Top of Information supplied
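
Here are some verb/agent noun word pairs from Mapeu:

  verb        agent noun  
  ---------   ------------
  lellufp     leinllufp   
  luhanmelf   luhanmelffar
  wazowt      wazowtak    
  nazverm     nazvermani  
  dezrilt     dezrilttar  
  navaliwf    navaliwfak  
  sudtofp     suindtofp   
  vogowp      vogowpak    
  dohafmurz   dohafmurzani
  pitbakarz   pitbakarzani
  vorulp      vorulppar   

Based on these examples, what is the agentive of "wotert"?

wotertani

sudtofp and vorulp both end in -p yet inflect differently (suindtofp, vorulppar), so the final letter is not what conditions the rule; the second-to-last letter is.
"wotert" has second-to-last letter 'r'. The stems whose second-to-last letter is 'r' (nazverm → nazvermani, dohafmurz → dohafmurzani, pitbakarz → pitbakarzani) add -ani.
The other patterns: stems whose second-to-last letter is 'f' insert -in- after the first vowel; stems whose second-to-last letter is 'l' double the final consonant and add -ar; stems whose second-to-last letter is 'w' add -ak.
So wotert → wotertani.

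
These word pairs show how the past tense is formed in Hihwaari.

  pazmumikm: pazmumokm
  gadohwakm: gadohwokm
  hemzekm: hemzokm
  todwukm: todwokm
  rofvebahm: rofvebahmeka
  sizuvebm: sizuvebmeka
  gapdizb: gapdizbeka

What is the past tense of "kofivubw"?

kofivubweka

"kofivubw" has second-to-last letter 'b'. The one such stem in the data (sizuvebm → sizuvebmeka) adds -eka, so the same rule applies.
The other pattern: stems whose second-to-last letter is 'k' change the last vowel to 'o'.
So kofivubw → kofivubweka.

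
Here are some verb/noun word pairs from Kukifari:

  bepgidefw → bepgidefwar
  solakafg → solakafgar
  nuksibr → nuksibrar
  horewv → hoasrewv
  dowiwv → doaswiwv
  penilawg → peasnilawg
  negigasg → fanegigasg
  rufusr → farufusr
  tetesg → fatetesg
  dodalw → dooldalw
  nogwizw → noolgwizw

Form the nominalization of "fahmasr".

solakafg and penilawg both end in -g yet inflect differently (solakafgar, peasnilawg), so the final letter is not what conditions the rule; the second-to-last letter is.
"fahmasr" has second-to-last letter 's'. The stems whose second-to-last letter is 's' (negigasg → fanegigasg, rufusr → farufusr, tetesg → fatetesg) add the prefix fa-.
The other patterns: stems whose second-to-last letter is 'b' or 'f' add -ar; stems whose second-to-last letter is 'w' insert -as- after the first vowel; stems whose second-to-last letter is 'l' or 'z' insert -ol- after the first vowel.
So fahmasr → fafahmasr.

fafahmasr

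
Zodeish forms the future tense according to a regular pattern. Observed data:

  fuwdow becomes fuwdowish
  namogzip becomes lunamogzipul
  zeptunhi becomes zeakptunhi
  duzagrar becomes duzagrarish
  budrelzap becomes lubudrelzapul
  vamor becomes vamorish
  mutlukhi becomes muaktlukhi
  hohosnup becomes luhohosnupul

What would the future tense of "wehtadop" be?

luwehtadopul

zeptunhi and namogzip both have last vowel 'i' yet inflect differently (zeakptunhi, lunamogzipul), so the last vowel is not what conditions the rule; the final letter is.
"wehtadop" ends in -p. The stems ending in -p (namogzip → lunamogzipul, budrelzap → lubudrelzapul, hohosnup → luhohosnupul) add lu- … -ul around the stem.
The other patterns: stems ending in -i insert -ak- after the first vowel; stems ending in -r or -w add -ish.
So wehtadop → luwehtadopul.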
Bottom of Information supplied
What you have to do:
Every line above must be reproduced exactly as it stands.

Response:
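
Here are some verb/agent noun word pairs from Mapeu:

  verb        agent noun  
  ---------   ------------
  lellufp     leinllufp   
  luhanmelf   luhanmelffar
  wazowt      wazowtak    
  nazverm     nazvermani  
  dezrilt     dezrilttar  
  navaliwf    navaliwfak  
  sudtofp     suindtofp   
  vogowp      vogowpak    
  dohafmurz   dohafmurzani
  pitbakarz   pitbakarzani
  vorulp      vorulppar   

Based on these examples, what is the agentive of "wotert"?

wotertani

sudtofp and vorulp both end in -p yet inflect differently (suindtofp, vorulppar), so the final letter is not what conditions the rule; the second-to-last letter is.
"wotert" has second-to-last letter 'r'. The stems whose second-to-last letter is 'r' (nazverm → nazvermani, dohafmurz → dohafmurzani, pitbakarz → pitbakarzani) add -ani.
The other patterns: stems whose second-to-last letter is 'f' insert -in- after the first vowel; stems whose second-to-last letter is 'l' double the final consonant and add -ar; stems whose second-to-last letter is 'w' add -ak.
So wotert → wotertani.

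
These word pairs show how the past tense is formed in Hihwaari.

  pazmumikm: pazmumokm
  gadohwakm: gadohwokm
  hemzekm: hemzokm
  todwukm: todwokm
  rofvebahm: rofvebahmeka
  sizuvebm: sizuvebmeka
  gapdizb: gapdizbeka

What is the past tense of "kofivubw"?

kofivubweka

"kofivubw" has second-to-last letter 'b'. The one such stem in the data (sizuvebm → sizuvebmeka) adds -eka, so the same rule applies.
The other pattern: stems whose second-to-last letter is 'k' change the last vowel to 'o'.
So kofivubw → kofivubweka.

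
Here are some verb/noun word pairs from Kukifari:

  bepgidefw → bepgidefwar
  solakafg → solakafgar
  nuksibr → nuksibrar
  horewv → hoasrewv
  dowiwv → doaswiwv
  penilawg → peasnilawg
  negigasg → fanegigasg
  rufusr → farufusr
  tetesg → fatetesg
  dodalw → dooldalw
  nogwizw → noolgwizw

Form the nominalization of "fahmasr".

solakafg and penilawg both end in -g yet inflect differently (solakafgar, peasnilawg), so the final letter is not what conditions the rule; the second-to-last letter is.
"fahmasr" has second-to-last letter 's'. The stems whose second-to-last letter is 's' (negigasg → fanegigasg, rufusr → farufusr, tetesg → fatetesg) add the prefix fa-.
The other patterns: stems whose second-to-last letter is 'b' or 'f' add -ar; stems whose second-to-last letter is 'w' insert -as- after the first vowel; stems whose second-to-last letter is 'l' or 'z' insert -ol- after the first vowel.
So fahmasr → fafahmasr.

fafahmasr

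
Zodeish forms the future tense according to a regular pattern. Observed data:

  fuwdow becomes fuwdowish
  namogzip becomes lunamogzipul
  zeptunhi becomes zeakptunhi
  duzagrar becomes duzagrarish
  budrelzap becomes lubudrelzapul
  vamor becomes vamorish
  mutlukhi becomes muaktlukhi
  hohosnup becomes luhohosnupul

What would the future tense of "wehtadop" be?

luwehtadopul

zeptunhi and namogzip both have last vowel 'i' yet inflect differently (zeakptunhi, lunamogzipul), so the last vowel is not what conditions the rule; the final letter is.
"wehtadop" ends in -p. The stems ending in -p (namogzip → lunamogzipul, budrelzap → lubudrelzapul, hohosnup → luhohosnupul) add lu- … -ul around the stem.
The other patterns: stems ending in -i insert -ak- after the first vowel; stems ending in -r or -w add -ish.
So wehtadop → luwehtadopul.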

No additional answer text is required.